- [HOW TO COMPLETE THIS TASK] Quote, word for word, every line starting at the line that contains "from (60°S, 150°E)" and ending with the last line of the records; include both of these lines and no others.

(Saved data entries)
---*---
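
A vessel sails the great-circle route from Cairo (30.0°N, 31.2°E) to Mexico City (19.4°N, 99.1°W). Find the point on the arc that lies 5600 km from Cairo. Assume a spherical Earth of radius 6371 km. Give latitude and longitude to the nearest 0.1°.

≈ 48.0°N, 31.4°W

Convert each endpoint to a unit vector on the sphere (x = cos φ cos λ, y = cos φ sin λ, z = sin φ).
The central angle between the endpoints is δ = arccos(p₁·p₂) ≈ 1.941 rad (111.2°). The total great-circle distance is δ·R ≈ 1.941 × 6371 ≈ 12369 km, so the target fraction is f = 5600/12369 ≈ 0.453.
Interpolate at f ≈ 0.453 with slerp weights a = sin((1−f)δ)/sin δ ≈ 0.937, b = sin(fδ)/sin δ ≈ 0.826.
p = a·p₁ + b·p₂ ≈ (0.571, -0.349, 0.743); φ = arcsin(p_z) ≈ 47.99°, λ = atan2(p_y, p_x) ≈ -31.43°.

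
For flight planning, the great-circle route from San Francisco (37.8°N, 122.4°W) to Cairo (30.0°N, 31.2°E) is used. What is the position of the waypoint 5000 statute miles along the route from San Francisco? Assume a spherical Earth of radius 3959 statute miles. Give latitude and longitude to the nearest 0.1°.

Write both endpoints as unit vectors p₁, p₂ with components (cos φ cos λ, cos φ sin λ, sin φ).
The central angle between the endpoints is δ = arccos(p₁·p₂) ≈ 1.882 rad (107.8°). The total great-circle distance is δ·R ≈ 1.882 × 3959 ≈ 7452 mi, so the target fraction is f = 5000/7452 ≈ 0.671.
Interpolate at f ≈ 0.671 with slerp weights a = sin((1−f)δ)/sin δ ≈ 0.610, b = sin(fδ)/sin δ ≈ 1.001.
p = a·p₁ + b·p₂ ≈ (0.483, 0.042, 0.874); φ = arcsin(p_z) ≈ 60.97°, λ = atan2(p_y, p_x) ≈ 5.00°.

≈ 61.0°N, 5.0°E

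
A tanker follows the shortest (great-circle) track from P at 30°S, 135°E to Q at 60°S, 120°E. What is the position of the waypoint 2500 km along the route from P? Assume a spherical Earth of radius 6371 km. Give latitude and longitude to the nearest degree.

The haversine formula gives a central angle δ ≈ 0.552 rad (31.6°) between the endpoints. The total great-circle distance is δ·R ≈ 0.552 × 6371 ≈ 3519 km, so the target fraction is f = 2500/3519 ≈ 0.710.
Interpolate at f ≈ 0.710 with slerp weights a = sin((1−f)δ)/sin δ ≈ 0.304, b = sin(fδ)/sin δ ≈ 0.729.
p = a·p₁ + b·p₂ ≈ (-0.368, 0.501, -0.783); φ = arcsin(p_z) ≈ -51.53°, λ = atan2(p_y, p_x) ≈ 126.28°.

≈ 52°S, 126°E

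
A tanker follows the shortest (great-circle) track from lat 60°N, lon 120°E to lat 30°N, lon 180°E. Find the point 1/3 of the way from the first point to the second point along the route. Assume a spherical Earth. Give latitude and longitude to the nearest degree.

≈ lat 54°N, lon 148°E

The haversine formula gives a central angle δ ≈ 0.864 rad (49.5°) between the endpoints.
Interpolate at f = 1/3 with slerp weights a = sin((1−f)δ)/sin δ ≈ 0.716, b = sin(fδ)/sin δ ≈ 0.373.
p = a·p₁ + b·p₂ ≈ (-0.503, 0.310, 0.807); φ = arcsin(p_z) ≈ 53.81°, λ = atan2(p_y, p_x) ≈ 148.32°.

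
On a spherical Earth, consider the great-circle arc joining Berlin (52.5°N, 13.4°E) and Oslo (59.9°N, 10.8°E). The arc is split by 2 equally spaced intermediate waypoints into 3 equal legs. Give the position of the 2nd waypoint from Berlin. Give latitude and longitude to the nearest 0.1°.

Write both endpoints as unit vectors p₁, p₂ with components (cos φ cos λ, cos φ sin λ, sin φ).
The central angle between the endpoints is δ = arccos(p₁·p₂) ≈ 0.132 rad (7.5°).
Interpolate at f = 2/3 with slerp weights a = sin((1−f)δ)/sin δ ≈ 0.334, b = sin(fδ)/sin δ ≈ 0.668.
p = a·p₁ + b·p₂ ≈ (0.527, 0.110, 0.843); φ = arcsin(p_z) ≈ 57.44°, λ = atan2(p_y, p_x) ≈ 11.78°.

≈ 57.4°N, 11.8°E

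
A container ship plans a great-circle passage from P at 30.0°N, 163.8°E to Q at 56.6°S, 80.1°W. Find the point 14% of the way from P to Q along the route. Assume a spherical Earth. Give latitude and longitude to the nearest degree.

From cos δ = sin φ₁ sin φ₂ + cos φ₁ cos φ₂ cos Δλ, the central angle is δ ≈ 2.249 rad (128.8°).
Interpolate at f = 0.14 with slerp weights a = sin((1−f)δ)/sin δ ≈ 1.200, b = sin(fδ)/sin δ ≈ 0.398.
p = a·p₁ + b·p₂ ≈ (-0.960, 0.074, 0.268); φ = arcsin(p_z) ≈ 15.56°, λ = atan2(p_y, p_x) ≈ 175.57°.

≈ 16°N, 176°E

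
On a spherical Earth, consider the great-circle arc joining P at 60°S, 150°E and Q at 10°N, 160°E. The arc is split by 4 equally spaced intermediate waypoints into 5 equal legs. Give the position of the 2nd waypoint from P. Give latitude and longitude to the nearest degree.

≈ 32°S, 156°E

The haversine formula gives a central angle δ ≈ 1.230 rad (70.5°) between the endpoints.
Interpolate at f = 2/5 with slerp weights a = sin((1−f)δ)/sin δ ≈ 0.714, b = sin(fδ)/sin δ ≈ 0.501.
p = a·p₁ + b·p₂ ≈ (-0.773, 0.347, -0.531); φ = arcsin(p_z) ≈ -32.08°, λ = atan2(p_y, p_x) ≈ 155.81°.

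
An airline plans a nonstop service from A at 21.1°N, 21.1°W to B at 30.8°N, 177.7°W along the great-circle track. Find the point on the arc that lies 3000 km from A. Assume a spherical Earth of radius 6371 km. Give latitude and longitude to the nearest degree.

≈ 45°N, 36°W

Write both endpoints as unit vectors p₁, p₂ with components (cos φ cos λ, cos φ sin λ, sin φ).
The central angle between the endpoints is δ = arccos(p₁·p₂) ≈ 2.155 rad (123.4°). The total great-circle distance is δ·R ≈ 2.155 × 6371 ≈ 13726 km, so the target fraction is f = 3000/13726 ≈ 0.219.
Interpolate at f ≈ 0.219 with slerp weights a = sin((1−f)δ)/sin δ ≈ 1.191, b = sin(fδ)/sin δ ≈ 0.544.
p = a·p₁ + b·p₂ ≈ (0.570, -0.419, 0.707); φ = arcsin(p_z) ≈ 45.00°, λ = atan2(p_y, p_x) ≈ -36.31°.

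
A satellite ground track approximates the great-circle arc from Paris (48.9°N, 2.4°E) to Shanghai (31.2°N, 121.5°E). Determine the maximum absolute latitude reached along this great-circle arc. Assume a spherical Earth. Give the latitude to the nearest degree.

≈ 60°N

The great circle lies in the plane with unit normal n̂ = (p₁ × p₂)/|p₁ × p₂|.
Here n̂_z ≈ +0.495; the vertex latitude is φ_max = arccos|n̂_z| ≈ 60.3°.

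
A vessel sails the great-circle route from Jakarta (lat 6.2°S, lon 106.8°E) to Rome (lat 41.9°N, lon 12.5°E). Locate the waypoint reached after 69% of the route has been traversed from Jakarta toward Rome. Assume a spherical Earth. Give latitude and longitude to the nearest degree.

Write both endpoints as unit vectors p₁, p₂ with components (cos φ cos λ, cos φ sin λ, sin φ).
The central angle between the endpoints is δ = arccos(p₁·p₂) ≈ 1.699 rad (97.3°).
Interpolate at f = 0.69 with slerp weights a = sin((1−f)δ)/sin δ ≈ 0.507, b = sin(fδ)/sin δ ≈ 0.929.
p = a·p₁ + b·p₂ ≈ (0.530, 0.632, 0.566); φ = arcsin(p_z) ≈ 34.46°, λ = atan2(p_y, p_x) ≈ 50.04°.

≈ lat 34°N, lon 50°E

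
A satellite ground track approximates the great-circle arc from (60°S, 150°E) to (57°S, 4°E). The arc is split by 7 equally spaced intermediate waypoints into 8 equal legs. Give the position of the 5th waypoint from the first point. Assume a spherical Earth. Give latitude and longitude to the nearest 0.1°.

≈ (76.4°S, 35.7°E)

Write both endpoints as unit vectors p₁, p₂ with components (cos φ cos λ, cos φ sin λ, sin φ).
The central angle between the endpoints is δ = arccos(p₁·p₂) ≈ 1.047 rad (60.0°).
Interpolate at f = 5/8 with slerp weights a = sin((1−f)δ)/sin δ ≈ 0.442, b = sin(fδ)/sin δ ≈ 0.703.
p = a·p₁ + b·p₂ ≈ (0.191, 0.137, -0.972); φ = arcsin(p_z) ≈ -76.42°, λ = atan2(p_y, p_x) ≈ 35.74°.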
---*---
- [ANSWER SPACE]
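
A satellite ground track approximates the great-circle arc from (60°S, 150°E) to (57°S, 4°E). The arc is split by 7 equally spaced intermediate waypoints into 8 equal legs. Give the position of the 5th waypoint from the first point. Assume a spherical Earth. Give latitude and longitude to the nearest 0.1°.

≈ (76.4°S, 35.7°E)

Write both endpoints as unit vectors p₁, p₂ with components (cos φ cos λ, cos φ sin λ, sin φ).
The central angle between the endpoints is δ = arccos(p₁·p₂) ≈ 1.047 rad (60.0°).
Interpolate at f = 5/8 with slerp weights a = sin((1−f)δ)/sin δ ≈ 0.442, b = sin(fδ)/sin δ ≈ 0.703.
p = a·p₁ + b·p₂ ≈ (0.191, 0.137, -0.972); φ = arcsin(p_z) ≈ -76.42°, λ = atan2(p_y, p_x) ≈ 35.74°.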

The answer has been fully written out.